_What you should do_
Using the data below, return the stretch from the line that contains "q13 —ε→ q10" through the line that contains "q17 —ε→ q13", both included, exactly as it stands and nothing beyond it.

(Dataset entries)

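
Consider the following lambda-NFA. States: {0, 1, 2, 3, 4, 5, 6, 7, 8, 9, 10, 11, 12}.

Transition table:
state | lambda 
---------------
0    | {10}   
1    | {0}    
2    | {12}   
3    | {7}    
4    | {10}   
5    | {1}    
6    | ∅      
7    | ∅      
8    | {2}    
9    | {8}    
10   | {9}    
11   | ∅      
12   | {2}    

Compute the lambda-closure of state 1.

Start with {1}.
From 1 via lambda: add 0.
From 0 via lambda: add 10.
From 10 via lambda: add 9.
From 9 via lambda: add 8.
From 8 via lambda: add 2.
From 2 via lambda: add 12.
No new states can be added; the closed set is {0, 1, 2, 8, 9, 10, 12}.

{0, 1, 2, 8, 9, 10, 12}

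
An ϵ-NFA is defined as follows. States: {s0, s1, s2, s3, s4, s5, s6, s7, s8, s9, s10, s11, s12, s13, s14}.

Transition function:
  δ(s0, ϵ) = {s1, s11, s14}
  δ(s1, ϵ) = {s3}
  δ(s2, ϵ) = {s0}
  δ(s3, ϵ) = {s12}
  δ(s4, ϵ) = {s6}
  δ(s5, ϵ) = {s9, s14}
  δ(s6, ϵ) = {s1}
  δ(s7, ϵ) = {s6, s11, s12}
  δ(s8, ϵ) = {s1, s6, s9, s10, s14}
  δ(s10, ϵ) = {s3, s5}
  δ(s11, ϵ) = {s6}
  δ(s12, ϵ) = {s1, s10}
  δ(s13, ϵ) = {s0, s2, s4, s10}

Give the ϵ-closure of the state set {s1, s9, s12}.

Start with {s1, s9, s12}.
From s1 via ϵ: add s3.
From s12 via ϵ: add s10.
From s10 via ϵ: add s5.
From s5 via ϵ: add s14.
No new states can be added; the closed set is {s1, s3, s5, s9, s10, s12, s14}.

{s1, s3, s5, s9, s10, s12, s14}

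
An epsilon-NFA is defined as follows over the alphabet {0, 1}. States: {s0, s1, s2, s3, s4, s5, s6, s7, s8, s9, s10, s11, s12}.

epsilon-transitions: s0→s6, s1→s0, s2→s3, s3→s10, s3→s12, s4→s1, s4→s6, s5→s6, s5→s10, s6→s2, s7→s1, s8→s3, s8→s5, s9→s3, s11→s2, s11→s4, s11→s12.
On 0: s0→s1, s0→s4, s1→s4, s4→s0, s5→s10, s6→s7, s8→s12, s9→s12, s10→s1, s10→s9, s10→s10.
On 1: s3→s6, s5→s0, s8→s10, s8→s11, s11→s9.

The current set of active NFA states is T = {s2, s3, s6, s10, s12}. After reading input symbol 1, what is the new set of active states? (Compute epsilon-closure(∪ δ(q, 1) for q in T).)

s3 on 1 → {s6}.
No 1-transition from s2, s6, s10, s12.
Union after reading 1: {s6}.
Now take the epsilon-closure:
From s6 via epsilon: add s2.
From s2 via epsilon: add s3.
From s3 via epsilon: add s10, s12.
No new states can be added; the closed set is {s2, s3, s6, s10, s12}.

{s2, s3, s6, s10, s12}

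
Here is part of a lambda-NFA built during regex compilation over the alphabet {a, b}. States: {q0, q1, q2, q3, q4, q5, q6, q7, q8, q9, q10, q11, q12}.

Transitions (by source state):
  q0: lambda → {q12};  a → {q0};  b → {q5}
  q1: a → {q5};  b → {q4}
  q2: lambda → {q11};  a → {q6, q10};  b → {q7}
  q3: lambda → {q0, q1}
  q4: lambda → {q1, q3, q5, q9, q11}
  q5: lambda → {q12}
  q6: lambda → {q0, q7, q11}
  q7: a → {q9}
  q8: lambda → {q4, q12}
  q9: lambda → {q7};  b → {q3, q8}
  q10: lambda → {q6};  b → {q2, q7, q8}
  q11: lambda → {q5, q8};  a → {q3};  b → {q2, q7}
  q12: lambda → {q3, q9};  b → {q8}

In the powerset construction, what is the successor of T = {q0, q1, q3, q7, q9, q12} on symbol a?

{q0, q1, q3, q5, q7, q9, q12}

q0 on a → {q0}.
q1 on a → {q5}.
q7 on a → {q9}.
No a-transition from q3, q9, q12.
Union after reading a: {q0, q5, q9}.
Now take the lambda-closure:
From q0 via lambda: add q12.
From q9 via lambda: add q7.
From q12 via lambda: add q3.
From q3 via lambda: add q1.
No new states can be added; the closed set is {q0, q1, q3, q5, q7, q9, q12}.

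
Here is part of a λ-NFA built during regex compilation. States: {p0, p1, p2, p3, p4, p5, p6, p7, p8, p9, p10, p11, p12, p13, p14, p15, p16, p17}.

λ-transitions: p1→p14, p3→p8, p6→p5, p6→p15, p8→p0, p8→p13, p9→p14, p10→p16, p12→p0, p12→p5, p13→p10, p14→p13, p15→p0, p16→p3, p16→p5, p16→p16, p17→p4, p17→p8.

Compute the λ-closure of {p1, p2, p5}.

{p0, p1, p2, p3, p5, p8, p10, p13, p14, p16}

Start with {p1, p2, p5}.
From p1 via λ: add p14.
From p14 via λ: add p13.
From p13 via λ: add p10.
From p10 via λ: add p16.
From p16 via λ: add p3.
From p3 via λ: add p8.
From p8 via λ: add p0.
No new states can be added; the closed set is {p0, p1, p2, p3, p5, p8, p10, p13, p14, p16}.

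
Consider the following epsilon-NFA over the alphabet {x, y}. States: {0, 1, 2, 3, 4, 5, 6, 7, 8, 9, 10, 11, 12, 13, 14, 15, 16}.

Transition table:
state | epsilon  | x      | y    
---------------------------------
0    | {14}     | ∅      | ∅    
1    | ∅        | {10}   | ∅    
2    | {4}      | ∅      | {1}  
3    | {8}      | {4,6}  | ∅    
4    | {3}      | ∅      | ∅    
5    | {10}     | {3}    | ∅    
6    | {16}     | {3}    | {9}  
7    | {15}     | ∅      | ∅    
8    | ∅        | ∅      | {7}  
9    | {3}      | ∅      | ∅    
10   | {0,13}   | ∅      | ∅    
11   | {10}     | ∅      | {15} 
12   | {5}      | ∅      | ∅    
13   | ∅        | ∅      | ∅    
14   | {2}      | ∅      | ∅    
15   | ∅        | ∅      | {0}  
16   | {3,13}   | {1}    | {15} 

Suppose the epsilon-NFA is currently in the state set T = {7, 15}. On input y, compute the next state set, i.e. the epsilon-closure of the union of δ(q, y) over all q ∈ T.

{0, 2, 3, 4, 8, 14}

15 on y → {0}.
No y-transition from 7.
Union after reading y: {0}.
Now take the epsilon-closure:
From 0 via epsilon: add 14.
From 14 via epsilon: add 2.
From 2 via epsilon: add 4.
From 4 via epsilon: add 3.
From 3 via epsilon: add 8.
No new states can be added; the closed set is {0, 2, 3, 4, 8, 14}.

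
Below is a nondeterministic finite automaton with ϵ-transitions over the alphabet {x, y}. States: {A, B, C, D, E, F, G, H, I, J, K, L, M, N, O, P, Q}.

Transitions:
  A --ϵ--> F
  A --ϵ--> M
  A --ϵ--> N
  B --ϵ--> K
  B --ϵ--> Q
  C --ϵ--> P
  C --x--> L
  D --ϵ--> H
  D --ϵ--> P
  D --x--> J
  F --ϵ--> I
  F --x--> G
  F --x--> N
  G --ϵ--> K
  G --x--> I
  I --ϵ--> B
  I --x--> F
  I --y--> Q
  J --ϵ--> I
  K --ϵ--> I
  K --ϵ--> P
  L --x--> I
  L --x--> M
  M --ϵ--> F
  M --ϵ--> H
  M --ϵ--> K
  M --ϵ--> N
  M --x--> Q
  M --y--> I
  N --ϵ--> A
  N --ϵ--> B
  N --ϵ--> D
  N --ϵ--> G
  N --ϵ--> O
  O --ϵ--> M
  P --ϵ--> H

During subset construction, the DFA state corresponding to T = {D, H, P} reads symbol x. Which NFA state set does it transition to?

D on x → {J}.
No x-transition from H, P.
Union after reading x: {J}.
Now take the ϵ-closure:
From J via ϵ: add I.
From I via ϵ: add B.
From B via ϵ: add K, Q.
From K via ϵ: add P.
From P via ϵ: add H.
No new states can be added; the closed set is {B, H, I, J, K, P, Q}.

{B, H, I, J, K, P, Q}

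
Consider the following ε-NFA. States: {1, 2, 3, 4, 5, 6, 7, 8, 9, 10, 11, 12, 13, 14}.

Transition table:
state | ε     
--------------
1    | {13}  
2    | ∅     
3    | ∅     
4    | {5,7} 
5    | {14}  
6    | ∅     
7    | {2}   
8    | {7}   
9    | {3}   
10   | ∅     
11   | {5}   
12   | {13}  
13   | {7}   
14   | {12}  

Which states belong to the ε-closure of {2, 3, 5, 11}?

Start with {2, 3, 5, 11}.
From 5 via ε: add 14.
From 14 via ε: add 12.
From 12 via ε: add 13.
From 13 via ε: add 7.
No new states can be added; the closed set is {2, 3, 5, 7, 11, 12, 13, 14}.

{2, 3, 5, 7, 11, 12, 13, 14}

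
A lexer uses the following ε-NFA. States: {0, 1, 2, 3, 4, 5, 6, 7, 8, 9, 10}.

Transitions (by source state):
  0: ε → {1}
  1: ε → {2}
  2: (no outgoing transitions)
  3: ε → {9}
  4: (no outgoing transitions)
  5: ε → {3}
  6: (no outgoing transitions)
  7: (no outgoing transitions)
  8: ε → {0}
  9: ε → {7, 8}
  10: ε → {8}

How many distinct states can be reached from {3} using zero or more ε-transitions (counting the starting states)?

7

Start with {3}.
From 3 via ε: add 9.
From 9 via ε: add 7, 8.
From 8 via ε: add 0.
From 0 via ε: add 1.
From 1 via ε: add 2.
ε-closure = {0, 1, 2, 3, 7, 8, 9}, which has 7 states.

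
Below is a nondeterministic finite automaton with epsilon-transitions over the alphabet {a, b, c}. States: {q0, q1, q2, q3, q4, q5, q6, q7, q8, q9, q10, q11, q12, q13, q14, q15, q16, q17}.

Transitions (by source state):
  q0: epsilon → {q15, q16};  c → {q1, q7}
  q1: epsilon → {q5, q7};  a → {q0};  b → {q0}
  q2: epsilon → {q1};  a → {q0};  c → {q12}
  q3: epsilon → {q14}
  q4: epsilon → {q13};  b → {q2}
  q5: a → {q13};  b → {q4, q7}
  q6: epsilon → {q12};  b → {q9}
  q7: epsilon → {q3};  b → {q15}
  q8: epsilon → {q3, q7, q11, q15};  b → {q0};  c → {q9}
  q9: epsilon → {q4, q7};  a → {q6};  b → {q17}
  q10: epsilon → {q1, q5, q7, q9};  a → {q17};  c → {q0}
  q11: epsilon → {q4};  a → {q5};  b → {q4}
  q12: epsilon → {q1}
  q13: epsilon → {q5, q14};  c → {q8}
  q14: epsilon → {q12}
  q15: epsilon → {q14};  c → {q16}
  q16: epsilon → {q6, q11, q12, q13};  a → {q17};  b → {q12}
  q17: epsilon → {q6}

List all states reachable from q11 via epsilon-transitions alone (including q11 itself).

Start with {q11}.
From q11 via epsilon: add q4.
From q4 via epsilon: add q13.
From q13 via epsilon: add q5, q14.
From q14 via epsilon: add q12.
From q12 via epsilon: add q1.
From q1 via epsilon: add q7.
From q7 via epsilon: add q3.
No new states can be added; the closed set is {q1, q3, q4, q5, q7, q11, q12, q13, q14}.

{q1, q3, q4, q5, q7, q11, q12, q13, q14}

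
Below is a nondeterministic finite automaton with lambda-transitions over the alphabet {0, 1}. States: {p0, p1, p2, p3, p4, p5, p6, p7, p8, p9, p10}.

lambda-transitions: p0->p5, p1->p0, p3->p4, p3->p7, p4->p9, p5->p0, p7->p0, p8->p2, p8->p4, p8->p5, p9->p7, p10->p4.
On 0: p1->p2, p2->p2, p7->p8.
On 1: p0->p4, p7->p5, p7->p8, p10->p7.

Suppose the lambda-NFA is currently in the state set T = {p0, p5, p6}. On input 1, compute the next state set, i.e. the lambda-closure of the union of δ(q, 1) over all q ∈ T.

{p0, p4, p5, p7, p9}

p0 on 1 → {p4}.
No 1-transition from p5, p6.
Union after reading 1: {p4}.
Now take the lambda-closure:
From p4 via lambda: add p9.
From p9 via lambda: add p7.
From p7 via lambda: add p0.
From p0 via lambda: add p5.
No new states can be added; the closed set is {p0, p4, p5, p7, p9}.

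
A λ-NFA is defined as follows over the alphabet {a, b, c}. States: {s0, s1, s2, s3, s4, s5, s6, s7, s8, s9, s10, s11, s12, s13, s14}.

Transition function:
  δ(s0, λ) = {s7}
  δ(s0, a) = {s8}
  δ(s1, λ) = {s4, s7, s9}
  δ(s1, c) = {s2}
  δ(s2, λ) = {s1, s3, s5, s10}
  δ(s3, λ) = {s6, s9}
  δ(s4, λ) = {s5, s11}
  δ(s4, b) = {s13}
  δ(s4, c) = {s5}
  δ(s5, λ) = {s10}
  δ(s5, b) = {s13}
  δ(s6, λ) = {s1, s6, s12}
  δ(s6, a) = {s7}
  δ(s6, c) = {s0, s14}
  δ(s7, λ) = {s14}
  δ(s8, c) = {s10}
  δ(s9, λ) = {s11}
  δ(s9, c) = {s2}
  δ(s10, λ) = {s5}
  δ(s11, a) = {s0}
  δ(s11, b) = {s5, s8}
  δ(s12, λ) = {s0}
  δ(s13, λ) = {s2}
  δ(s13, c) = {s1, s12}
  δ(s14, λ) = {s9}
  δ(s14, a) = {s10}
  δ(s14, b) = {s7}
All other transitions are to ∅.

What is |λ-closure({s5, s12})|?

8

Start with {s5, s12}.
From s5 via λ: add s10.
From s12 via λ: add s0.
From s0 via λ: add s7.
From s7 via λ: add s14.
From s14 via λ: add s9.
From s9 via λ: add s11.
λ-closure = {s0, s5, s7, s9, s10, s11, s12, s14}, which has 8 states.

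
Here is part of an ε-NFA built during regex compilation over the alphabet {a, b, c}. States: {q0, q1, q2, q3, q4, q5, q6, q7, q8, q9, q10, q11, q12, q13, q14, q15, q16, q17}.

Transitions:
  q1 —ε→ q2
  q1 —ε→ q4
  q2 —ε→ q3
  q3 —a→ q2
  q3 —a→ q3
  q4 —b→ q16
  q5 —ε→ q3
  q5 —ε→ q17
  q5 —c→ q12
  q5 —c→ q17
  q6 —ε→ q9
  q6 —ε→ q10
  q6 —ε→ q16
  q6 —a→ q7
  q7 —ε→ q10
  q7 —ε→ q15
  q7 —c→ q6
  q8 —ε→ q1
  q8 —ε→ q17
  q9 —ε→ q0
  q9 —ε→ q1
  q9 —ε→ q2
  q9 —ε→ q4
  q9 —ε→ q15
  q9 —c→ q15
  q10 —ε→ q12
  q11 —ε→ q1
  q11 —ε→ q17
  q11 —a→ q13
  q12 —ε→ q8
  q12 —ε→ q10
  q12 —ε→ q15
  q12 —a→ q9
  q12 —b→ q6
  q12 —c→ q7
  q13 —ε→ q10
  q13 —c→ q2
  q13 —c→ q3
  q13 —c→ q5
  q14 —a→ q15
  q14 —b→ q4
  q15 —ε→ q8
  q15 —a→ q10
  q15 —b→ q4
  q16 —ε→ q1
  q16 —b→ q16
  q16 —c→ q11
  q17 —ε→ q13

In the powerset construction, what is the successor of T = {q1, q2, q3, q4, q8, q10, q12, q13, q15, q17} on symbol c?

q12 on c → {q7}.
q13 on c → {q2, q3, q5}.
No c-transition from q1, q2, q3, q4, q8, q10, q15, q17.
Union after reading c: {q2, q3, q5, q7}.
Now take the ε-closure:
From q5 via ε: add q17.
From q7 via ε: add q10, q15.
From q10 via ε: add q12.
From q15 via ε: add q8.
From q17 via ε: add q13.
From q8 via ε: add q1.
From q1 via ε: add q4.
No new states can be added; the closed set is {q1, q2, q3, q4, q5, q7, q8, q10, q12, q13, q15, q17}.

{q1, q2, q3, q4, q5, q7, q8, q10, q12, q13, q15, q17}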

_Result of this task_
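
  q13 —ε→ q10
  q13 —c→ q2
  q13 —c→ q3
  q13 —c→ q5
  q14 —a→ q15
  q14 —b→ q4
  q15 —ε→ q8
  q15 —a→ q10
  q15 —b→ q4
  q16 —ε→ q1
  q16 —b→ q16
  q16 —c→ q11
  q17 —ε→ q13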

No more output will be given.